WHAT THE TASK ASKS:
For this exercise, transcribe all of the entries exactly.

[GIVEN ENTRIES — start]

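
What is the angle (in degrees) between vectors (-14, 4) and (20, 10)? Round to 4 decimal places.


dot = -14*20 + 4*10 = -240
|u| = 14.5602, |v| = 22.3607
cos(angle) = -0.7372
angle = 137.4896 degrees

137.4896 degrees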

[GIVEN ENTRIES — finish]

EXERCISE RESPONSE:
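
What is the angle (in degrees) between vectors (-14, 4) and (20, 10)? Round to 4 decimal places.


dot = -14*20 + 4*10 = -240
|u| = 14.5602, |v| = 22.3607
cos(angle) = -0.7372
angle = 137.4896 degrees

137.4896 degrees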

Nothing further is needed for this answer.